TASK TO CARRY OUT: Reproduce the entries below exactly, but only from the line containing "Totasen, Vushoan are" to the line containing "Vushoan: tevalak", inclusive.

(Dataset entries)
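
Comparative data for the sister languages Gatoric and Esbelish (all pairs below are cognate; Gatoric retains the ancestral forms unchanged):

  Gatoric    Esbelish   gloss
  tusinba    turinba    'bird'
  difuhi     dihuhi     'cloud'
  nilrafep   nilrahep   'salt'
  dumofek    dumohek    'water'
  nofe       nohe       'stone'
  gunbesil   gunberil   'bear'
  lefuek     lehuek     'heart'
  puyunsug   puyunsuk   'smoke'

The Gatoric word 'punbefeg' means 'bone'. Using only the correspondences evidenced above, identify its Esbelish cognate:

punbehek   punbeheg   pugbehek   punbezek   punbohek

punbehek

nilrafep ~ nilrahep, dumofek ~ dumohek — Gatoric f corresponds to Esbelish h between vowels (before a front vowel).
puyunsug ~ puyunsuk — Gatoric g corresponds to Esbelish k word-finally.
Applying these to Gatoric 'punbefeg':
  punbefeg → punbeheg   (f→h between vowels (before a front vowel))
  punbeheg → punbehek   (g→k word-finally)
So the Esbelish cognate is 'punbehek'.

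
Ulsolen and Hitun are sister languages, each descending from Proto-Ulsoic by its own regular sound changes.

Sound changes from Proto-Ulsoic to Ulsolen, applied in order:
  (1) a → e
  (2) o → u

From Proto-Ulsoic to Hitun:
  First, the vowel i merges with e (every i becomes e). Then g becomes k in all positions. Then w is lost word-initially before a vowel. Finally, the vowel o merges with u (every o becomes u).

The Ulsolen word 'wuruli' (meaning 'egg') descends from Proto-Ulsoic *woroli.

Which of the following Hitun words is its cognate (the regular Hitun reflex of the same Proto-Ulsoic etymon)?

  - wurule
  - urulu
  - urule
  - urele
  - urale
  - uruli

urule

Hitun: *woroli
  woroli → worole   [vowel merger]
  worole (rule 2 does not apply)
  worole → orole   [glide loss]
  orole → urule   [vowel merger]
  giving Hitun urule.
Only 'urule' matches the regular Hitun development of *woroli.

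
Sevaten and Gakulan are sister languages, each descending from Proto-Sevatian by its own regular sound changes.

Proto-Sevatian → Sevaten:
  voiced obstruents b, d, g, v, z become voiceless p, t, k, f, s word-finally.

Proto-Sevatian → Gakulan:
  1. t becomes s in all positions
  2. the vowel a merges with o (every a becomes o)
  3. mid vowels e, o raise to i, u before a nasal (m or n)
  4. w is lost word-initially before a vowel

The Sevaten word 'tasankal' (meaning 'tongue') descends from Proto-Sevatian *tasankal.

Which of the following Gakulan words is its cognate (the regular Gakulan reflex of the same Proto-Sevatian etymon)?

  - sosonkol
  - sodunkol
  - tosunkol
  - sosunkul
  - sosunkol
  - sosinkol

Gakulan: *tasankal > sasankal > sosonkol > sosunkol  (by unconditioned shift, vowel merger, pre-nasal raising)
Only 'sosunkol' matches the regular Gakulan development of *tasankal.

sosunkol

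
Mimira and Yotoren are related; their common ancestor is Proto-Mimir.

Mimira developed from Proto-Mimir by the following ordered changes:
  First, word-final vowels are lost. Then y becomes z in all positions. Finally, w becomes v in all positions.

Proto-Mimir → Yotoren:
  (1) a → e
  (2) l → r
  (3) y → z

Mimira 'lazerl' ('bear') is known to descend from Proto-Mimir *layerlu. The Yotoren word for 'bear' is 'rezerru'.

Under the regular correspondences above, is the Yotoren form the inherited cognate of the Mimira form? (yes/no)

yes

Derive the expected Yotoren reflex of *layerlu:
Yotoren: *layerlu
  layerlu → leyerlu   [vowel merger]
  leyerlu → reyerru   [unconditioned shift]
  reyerru → rezerru   [unconditioned shift]
  giving Yotoren rezerru.
Yotoren 'rezerru' matches the regular reflex exactly, so the pair is cognate.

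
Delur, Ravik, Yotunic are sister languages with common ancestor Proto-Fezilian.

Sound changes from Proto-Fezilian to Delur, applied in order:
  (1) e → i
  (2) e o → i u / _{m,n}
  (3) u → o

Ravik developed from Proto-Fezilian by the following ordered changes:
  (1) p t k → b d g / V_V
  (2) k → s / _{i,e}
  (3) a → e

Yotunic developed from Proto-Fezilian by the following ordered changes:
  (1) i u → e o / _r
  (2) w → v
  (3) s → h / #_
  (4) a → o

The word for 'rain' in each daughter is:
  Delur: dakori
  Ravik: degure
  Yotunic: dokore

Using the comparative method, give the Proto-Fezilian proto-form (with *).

Position 4: Delur has o, Ravik has u, Yotunic has o. Ravik preserves u here (none of its changes turn any other segment into u), so the proto-segment is *u.
Position 6: Delur has i, Ravik has e, Yotunic has e. Taking the neighbouring segments as reconstructed: Delur i could go back to *e or *i; Ravik e could go back to *a or *e; Yotunic e can only go back to *e — the one source consistent with every daughter is *e.
This points to *dakure. Verify forward in each daughter:
Delur: *dakure
  dakure → dakuri   [vowel merger]
  dakuri (rule 2 does not apply)
  dakuri → dakori   [vowel merger]
  giving Delur dakori.
Ravik: *dakure > dagure > degure  (by intervocalic voicing, vowel merger)
Yotunic: *dakure
  dakure → dakore   [pre-rhotic lowering]
  dakore (rule 2 does not apply)
  dakore (rule 3 does not apply)
  dakore → dokore   [vowel merger]
  giving Yotunic dokore.
No other proto-form is consistent with every reflex, so the reconstruction is *dakure.

*dakure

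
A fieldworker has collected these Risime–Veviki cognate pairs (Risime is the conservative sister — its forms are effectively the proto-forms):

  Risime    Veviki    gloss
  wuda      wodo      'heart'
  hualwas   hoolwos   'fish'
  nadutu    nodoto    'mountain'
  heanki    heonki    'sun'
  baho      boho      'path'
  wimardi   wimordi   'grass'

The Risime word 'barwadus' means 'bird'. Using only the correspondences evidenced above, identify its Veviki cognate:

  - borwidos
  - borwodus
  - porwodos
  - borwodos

borwodos

wimardi ~ wimordi — Risime a corresponds to Veviki o after a consonant, before r.
hualwas ~ hoolwos, nadutu ~ nodoto — Risime a corresponds to Veviki o after a consonant, before a consonant other than r, m, n, p, b, f, v.
wuda ~ wodo, nadutu ~ nodoto — Risime u corresponds to Veviki o after a consonant, before a consonant other than r, m, n, p, b, f, v.
Applying these to Risime 'barwadus':
  barwadus → borwadus   (a→o after a consonant, before r)
  borwadus → borwodus   (a→o after a consonant, before a consonant other than r, m, n, p, b, f, v)
  borwodus → borwodos   (u→o after a consonant, before a consonant other than r, m, n, p, b, f, v)
So the Veviki cognate is 'borwodos'.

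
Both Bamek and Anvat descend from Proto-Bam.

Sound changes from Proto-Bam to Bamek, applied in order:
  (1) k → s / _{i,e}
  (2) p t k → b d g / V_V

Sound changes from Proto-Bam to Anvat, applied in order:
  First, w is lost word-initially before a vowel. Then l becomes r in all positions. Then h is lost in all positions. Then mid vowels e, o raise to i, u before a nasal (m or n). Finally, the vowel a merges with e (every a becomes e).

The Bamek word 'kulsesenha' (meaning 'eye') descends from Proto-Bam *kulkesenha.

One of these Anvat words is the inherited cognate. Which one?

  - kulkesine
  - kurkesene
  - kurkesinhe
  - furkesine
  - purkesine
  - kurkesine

kurkesine

Anvat: start from *kulkesenha.
  rule 1: no change — kulkesenha
  rule 2 (unconditioned shift): kulkesenha → kurkesenha
  rule 3 (h-loss): kurkesenha → kurkesena
  rule 4 (pre-nasal raising): kurkesena → kurkesina
  rule 5 (vowel merger): kurkesina → kurkesine
  ⇒ Anvat kurkesine
The other candidates each miss or misapply at least one Anvat change.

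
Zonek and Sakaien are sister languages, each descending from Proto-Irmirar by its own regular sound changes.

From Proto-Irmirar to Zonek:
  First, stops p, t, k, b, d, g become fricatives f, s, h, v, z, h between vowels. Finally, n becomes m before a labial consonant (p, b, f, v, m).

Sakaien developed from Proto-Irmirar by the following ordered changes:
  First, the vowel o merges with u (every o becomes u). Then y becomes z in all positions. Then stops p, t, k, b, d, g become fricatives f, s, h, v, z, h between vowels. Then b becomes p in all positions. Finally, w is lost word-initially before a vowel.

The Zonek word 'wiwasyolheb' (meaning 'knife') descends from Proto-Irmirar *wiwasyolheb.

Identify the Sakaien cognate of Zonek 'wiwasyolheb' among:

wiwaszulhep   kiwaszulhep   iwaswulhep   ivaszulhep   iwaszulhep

Sakaien: start from *wiwasyolheb.
  rule 1 (vowel merger): wiwasyolheb → wiwasyulheb
  rule 2 (unconditioned shift): wiwasyulheb → wiwaszulheb
  rule 3: no change — wiwaszulheb
  rule 4 (unconditioned shift): wiwaszulheb → wiwaszulhep
  rule 5 (glide loss): wiwaszulhep → iwaszulhep
  ⇒ Sakaien iwaszulhep
Only 'iwaszulhep' matches the regular Sakaien development of *wiwasyolheb.

iwaszulhep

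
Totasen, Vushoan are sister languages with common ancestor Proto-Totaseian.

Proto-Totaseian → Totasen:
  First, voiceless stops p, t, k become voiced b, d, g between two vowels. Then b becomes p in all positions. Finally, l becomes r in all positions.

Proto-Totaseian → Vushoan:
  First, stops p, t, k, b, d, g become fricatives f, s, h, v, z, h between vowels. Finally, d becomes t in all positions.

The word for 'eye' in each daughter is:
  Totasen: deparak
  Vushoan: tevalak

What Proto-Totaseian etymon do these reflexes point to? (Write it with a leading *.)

Position 1: Totasen has d, Vushoan has t. Taking the neighbouring segments as reconstructed: Totasen d can only go back to *d; Vushoan t could go back to *t or *d — the one source consistent with every daughter is *d.
Position 3: Totasen has p, Vushoan has v. Taking the neighbouring segments as reconstructed: Totasen p could go back to *p or *b; Vushoan v could go back to *b or *v — the one source consistent with every daughter is *b.
Position 5: Totasen has r, Vushoan has l. Vushoan preserves l here (none of its changes turn any other segment into l), so the proto-segment is *l.
Verify the candidate proto-form against each daughter:
Totasen: *debalak
  debalak (rule 1 does not apply)
  debalak → depalak   [unconditioned shift]
  depalak → deparak   [unconditioned shift]
  giving Totasen deparak.
Vushoan: *debalak > devalak > tevalak  (by intervocalic lenition, unconditioned shift)
No other proto-form is consistent with every reflex, so the reconstruction is *debalak.

*debalak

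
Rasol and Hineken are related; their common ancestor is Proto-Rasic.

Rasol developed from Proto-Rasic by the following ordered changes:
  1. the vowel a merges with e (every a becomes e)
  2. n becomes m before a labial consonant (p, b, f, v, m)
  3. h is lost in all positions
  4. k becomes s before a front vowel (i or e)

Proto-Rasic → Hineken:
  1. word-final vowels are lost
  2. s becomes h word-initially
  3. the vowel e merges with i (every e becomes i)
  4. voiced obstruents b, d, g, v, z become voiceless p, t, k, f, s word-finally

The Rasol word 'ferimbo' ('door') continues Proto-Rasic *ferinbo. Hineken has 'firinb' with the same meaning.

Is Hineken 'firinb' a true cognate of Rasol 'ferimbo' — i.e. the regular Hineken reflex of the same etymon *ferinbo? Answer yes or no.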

RESULT FOR THIS TASK:
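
Totasen, Vushoan are sister languages with common ancestor Proto-Totaseian.

Proto-Totaseian → Totasen:
  First, voiceless stops p, t, k become voiced b, d, g between two vowels. Then b becomes p in all positions. Finally, l becomes r in all positions.

Proto-Totaseian → Vushoan:
  First, stops p, t, k, b, d, g become fricatives f, s, h, v, z, h between vowels. Finally, d becomes t in all positions.

The word for 'eye' in each daughter is:
  Totasen: deparak
  Vushoan: tevalak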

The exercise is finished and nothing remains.